• **What the exercise asks**
Below are lines of data, and only some are wanted. Please repeat exactly those from the line that has "An in-line slider-crank (crank 3.7" through the line that has "In a scotch-yoke valve actuator, a".

• **Source data**
···

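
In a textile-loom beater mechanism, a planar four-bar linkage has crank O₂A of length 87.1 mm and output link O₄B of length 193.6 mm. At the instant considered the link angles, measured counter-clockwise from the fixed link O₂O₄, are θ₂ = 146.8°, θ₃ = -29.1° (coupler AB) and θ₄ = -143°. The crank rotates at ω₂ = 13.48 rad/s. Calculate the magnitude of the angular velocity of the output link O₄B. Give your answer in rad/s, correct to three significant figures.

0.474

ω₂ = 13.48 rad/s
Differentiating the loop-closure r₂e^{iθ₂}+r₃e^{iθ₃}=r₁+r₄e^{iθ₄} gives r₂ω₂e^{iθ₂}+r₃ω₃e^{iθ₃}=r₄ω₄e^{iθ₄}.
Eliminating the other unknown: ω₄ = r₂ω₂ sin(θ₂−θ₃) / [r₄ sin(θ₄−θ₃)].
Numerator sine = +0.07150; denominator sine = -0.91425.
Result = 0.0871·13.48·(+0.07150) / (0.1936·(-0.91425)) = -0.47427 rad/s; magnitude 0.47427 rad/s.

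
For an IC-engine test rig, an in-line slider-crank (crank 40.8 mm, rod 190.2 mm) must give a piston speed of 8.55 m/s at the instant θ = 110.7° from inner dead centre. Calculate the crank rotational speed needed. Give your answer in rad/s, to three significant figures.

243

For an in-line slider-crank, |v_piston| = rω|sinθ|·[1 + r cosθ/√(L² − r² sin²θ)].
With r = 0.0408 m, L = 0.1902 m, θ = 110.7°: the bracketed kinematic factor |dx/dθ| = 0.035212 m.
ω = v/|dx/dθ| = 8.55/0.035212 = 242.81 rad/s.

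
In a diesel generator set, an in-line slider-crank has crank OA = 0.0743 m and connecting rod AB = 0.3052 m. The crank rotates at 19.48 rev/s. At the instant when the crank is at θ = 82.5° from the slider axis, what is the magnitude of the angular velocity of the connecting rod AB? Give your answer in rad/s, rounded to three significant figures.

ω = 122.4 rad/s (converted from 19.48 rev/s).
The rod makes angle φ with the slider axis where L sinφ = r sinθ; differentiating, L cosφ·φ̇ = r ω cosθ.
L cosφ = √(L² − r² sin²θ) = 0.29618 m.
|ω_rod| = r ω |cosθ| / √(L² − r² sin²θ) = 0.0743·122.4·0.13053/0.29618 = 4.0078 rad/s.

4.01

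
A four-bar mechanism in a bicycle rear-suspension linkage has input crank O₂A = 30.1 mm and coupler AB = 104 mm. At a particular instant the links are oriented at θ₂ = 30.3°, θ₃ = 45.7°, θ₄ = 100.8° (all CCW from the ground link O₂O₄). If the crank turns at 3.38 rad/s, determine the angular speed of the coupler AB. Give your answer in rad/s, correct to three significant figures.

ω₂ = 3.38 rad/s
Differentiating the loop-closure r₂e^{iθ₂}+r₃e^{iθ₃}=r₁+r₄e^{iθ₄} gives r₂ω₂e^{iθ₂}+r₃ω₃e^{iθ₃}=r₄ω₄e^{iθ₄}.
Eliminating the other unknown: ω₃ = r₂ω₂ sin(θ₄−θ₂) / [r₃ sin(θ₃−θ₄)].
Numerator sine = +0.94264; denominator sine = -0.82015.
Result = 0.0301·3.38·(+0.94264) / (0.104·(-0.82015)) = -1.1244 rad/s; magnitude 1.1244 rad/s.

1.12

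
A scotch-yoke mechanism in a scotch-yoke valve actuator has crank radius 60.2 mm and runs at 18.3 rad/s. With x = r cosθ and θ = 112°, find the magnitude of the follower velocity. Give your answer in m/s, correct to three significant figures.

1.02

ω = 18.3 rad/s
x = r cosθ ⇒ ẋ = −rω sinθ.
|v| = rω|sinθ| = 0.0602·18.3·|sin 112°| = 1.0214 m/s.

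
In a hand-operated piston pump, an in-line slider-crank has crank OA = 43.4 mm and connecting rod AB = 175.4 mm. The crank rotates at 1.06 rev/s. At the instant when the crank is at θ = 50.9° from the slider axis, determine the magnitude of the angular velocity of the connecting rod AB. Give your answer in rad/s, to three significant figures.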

···

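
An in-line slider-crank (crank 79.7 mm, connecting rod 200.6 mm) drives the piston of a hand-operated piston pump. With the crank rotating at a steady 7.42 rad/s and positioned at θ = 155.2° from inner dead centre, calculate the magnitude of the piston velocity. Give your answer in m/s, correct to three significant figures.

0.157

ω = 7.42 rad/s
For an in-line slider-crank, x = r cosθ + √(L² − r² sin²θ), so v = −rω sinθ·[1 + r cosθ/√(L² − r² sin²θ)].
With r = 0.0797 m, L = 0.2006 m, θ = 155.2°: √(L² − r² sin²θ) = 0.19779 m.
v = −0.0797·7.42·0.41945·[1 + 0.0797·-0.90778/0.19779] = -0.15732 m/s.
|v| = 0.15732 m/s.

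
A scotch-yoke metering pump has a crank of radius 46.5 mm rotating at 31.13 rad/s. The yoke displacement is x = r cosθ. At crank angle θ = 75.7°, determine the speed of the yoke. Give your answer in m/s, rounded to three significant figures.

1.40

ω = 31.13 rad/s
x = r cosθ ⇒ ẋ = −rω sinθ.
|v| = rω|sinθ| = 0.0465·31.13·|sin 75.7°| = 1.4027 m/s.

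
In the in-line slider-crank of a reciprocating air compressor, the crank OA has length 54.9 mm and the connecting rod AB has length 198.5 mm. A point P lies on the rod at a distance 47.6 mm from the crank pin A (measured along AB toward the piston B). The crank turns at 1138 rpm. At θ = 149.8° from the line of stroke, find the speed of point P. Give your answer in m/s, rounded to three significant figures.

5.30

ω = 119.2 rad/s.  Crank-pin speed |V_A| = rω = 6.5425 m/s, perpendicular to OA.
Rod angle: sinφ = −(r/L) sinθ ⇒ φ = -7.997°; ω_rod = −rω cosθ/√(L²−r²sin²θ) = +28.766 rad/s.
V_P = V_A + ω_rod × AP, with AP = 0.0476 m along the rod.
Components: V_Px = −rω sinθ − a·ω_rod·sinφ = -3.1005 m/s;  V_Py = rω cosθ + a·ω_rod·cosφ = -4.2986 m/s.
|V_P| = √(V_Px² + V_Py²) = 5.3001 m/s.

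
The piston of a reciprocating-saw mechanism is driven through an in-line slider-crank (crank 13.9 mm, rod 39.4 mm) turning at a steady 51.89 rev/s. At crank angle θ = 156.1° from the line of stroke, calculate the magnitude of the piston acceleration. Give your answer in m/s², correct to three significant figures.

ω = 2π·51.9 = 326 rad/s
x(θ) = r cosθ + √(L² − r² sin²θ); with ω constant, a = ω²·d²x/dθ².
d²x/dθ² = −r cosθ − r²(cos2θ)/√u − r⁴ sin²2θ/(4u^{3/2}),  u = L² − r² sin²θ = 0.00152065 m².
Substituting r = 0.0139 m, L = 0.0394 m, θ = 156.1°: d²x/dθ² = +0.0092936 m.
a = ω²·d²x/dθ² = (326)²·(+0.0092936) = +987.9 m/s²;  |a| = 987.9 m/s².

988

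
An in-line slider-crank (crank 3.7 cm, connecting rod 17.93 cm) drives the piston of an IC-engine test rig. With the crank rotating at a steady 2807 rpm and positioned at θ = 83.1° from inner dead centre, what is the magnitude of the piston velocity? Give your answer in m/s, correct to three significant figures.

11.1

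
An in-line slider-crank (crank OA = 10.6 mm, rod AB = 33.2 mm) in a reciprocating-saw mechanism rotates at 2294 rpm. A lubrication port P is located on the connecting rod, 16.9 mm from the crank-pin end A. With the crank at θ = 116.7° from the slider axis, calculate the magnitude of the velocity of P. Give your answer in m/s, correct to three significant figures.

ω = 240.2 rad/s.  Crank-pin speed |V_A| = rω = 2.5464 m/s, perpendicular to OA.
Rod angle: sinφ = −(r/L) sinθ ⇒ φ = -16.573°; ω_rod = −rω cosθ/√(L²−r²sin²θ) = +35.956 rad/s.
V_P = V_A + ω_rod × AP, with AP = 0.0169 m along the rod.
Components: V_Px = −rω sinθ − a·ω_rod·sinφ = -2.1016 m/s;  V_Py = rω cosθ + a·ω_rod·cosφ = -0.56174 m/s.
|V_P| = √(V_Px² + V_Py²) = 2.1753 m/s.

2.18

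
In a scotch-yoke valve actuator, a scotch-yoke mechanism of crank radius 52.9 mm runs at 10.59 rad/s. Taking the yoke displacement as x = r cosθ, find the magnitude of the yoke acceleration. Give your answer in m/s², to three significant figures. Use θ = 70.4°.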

···

• **Solution for this problem**
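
An in-line slider-crank (crank 3.7 cm, connecting rod 17.93 cm) drives the piston of an IC-engine test rig. With the crank rotating at a steady 2807 rpm and positioned at θ = 83.1° from inner dead centre, what is the magnitude of the piston velocity? Give your answer in m/s, correct to three significant figures.

11.1

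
An in-line slider-crank (crank OA = 10.6 mm, rod AB = 33.2 mm) in a reciprocating-saw mechanism rotates at 2294 rpm. A lubrication port P is located on the connecting rod, 16.9 mm from the crank-pin end A. With the crank at θ = 116.7° from the slider axis, calculate the magnitude of the velocity of P. Give your answer in m/s, correct to three significant figures.

ω = 240.2 rad/s.  Crank-pin speed |V_A| = rω = 2.5464 m/s, perpendicular to OA.
Rod angle: sinφ = −(r/L) sinθ ⇒ φ = -16.573°; ω_rod = −rω cosθ/√(L²−r²sin²θ) = +35.956 rad/s.
V_P = V_A + ω_rod × AP, with AP = 0.0169 m along the rod.
Components: V_Px = −rω sinθ − a·ω_rod·sinφ = -2.1016 m/s;  V_Py = rω cosθ + a·ω_rod·cosφ = -0.56174 m/s.
|V_P| = √(V_Px² + V_Py²) = 2.1753 m/s.

2.18

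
In a scotch-yoke valve actuator, a scotch-yoke mechanism of crank radius 52.9 mm runs at 10.59 rad/s. Taking the yoke displacement as x = r cosθ, find the magnitude of the yoke acceleration. Give your answer in m/s², to three significant figures. Use θ = 70.4°.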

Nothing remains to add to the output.